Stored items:

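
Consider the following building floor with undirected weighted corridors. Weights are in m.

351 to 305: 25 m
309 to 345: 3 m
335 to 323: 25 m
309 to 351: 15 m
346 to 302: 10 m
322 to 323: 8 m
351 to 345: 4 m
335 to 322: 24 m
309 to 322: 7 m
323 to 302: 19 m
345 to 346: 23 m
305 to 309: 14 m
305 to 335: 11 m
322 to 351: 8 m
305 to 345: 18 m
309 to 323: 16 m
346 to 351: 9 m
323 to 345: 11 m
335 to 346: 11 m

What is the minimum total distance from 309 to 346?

Candidate routes:
309–345–351–346: 3+4+9 = 16
309–351–346: 15+9 = 24
309–322–351–346: 7+8+9 = 24
Cheapest is 309–345–351–346 at 16 m.

16 m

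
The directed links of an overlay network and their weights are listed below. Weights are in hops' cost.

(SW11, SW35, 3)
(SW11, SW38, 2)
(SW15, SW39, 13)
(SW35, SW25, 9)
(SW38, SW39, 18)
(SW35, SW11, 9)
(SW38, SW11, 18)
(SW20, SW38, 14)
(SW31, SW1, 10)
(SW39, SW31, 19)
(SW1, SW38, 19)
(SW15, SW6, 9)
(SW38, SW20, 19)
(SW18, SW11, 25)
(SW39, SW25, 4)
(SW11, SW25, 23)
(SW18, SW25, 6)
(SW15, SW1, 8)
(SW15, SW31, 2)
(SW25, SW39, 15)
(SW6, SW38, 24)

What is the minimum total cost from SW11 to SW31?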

### What needs to be done
Every single entry is to be retyped exactly.

### Solved exercise
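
Consider the following building floor with undirected weighted corridors. Weights are in m.

351 to 305: 25 m
309 to 345: 3 m
335 to 323: 25 m
309 to 351: 15 m
346 to 302: 10 m
322 to 323: 8 m
351 to 345: 4 m
335 to 322: 24 m
309 to 322: 7 m
323 to 302: 19 m
345 to 346: 23 m
305 to 309: 14 m
305 to 335: 11 m
322 to 351: 8 m
305 to 345: 18 m
309 to 323: 16 m
346 to 351: 9 m
323 to 345: 11 m
335 to 346: 11 m

What is the minimum total distance from 309 to 346?

Candidate routes:
309–345–351–346: 3+4+9 = 16
309–351–346: 15+9 = 24
309–322–351–346: 7+8+9 = 24
Cheapest is 309–345–351–346 at 16 m.

16 m

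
The directed links of an overlay network and their weights are listed below. Weights are in hops' cost.

(SW11, SW35, 3)
(SW11, SW38, 2)
(SW15, SW39, 13)
(SW35, SW25, 9)
(SW38, SW39, 18)
(SW35, SW11, 9)
(SW38, SW11, 18)
(SW20, SW38, 14)
(SW31, SW1, 10)
(SW39, SW31, 19)
(SW1, SW38, 19)
(SW15, SW6, 9)
(SW38, SW20, 19)
(SW18, SW11, 25)
(SW39, SW25, 4)
(SW11, SW25, 23)
(SW18, SW25, 6)
(SW15, SW1, 8)
(SW15, SW31, 2)
(SW25, SW39, 15)
(SW6, SW38, 24)

What is the minimum total cost from SW11 to SW31?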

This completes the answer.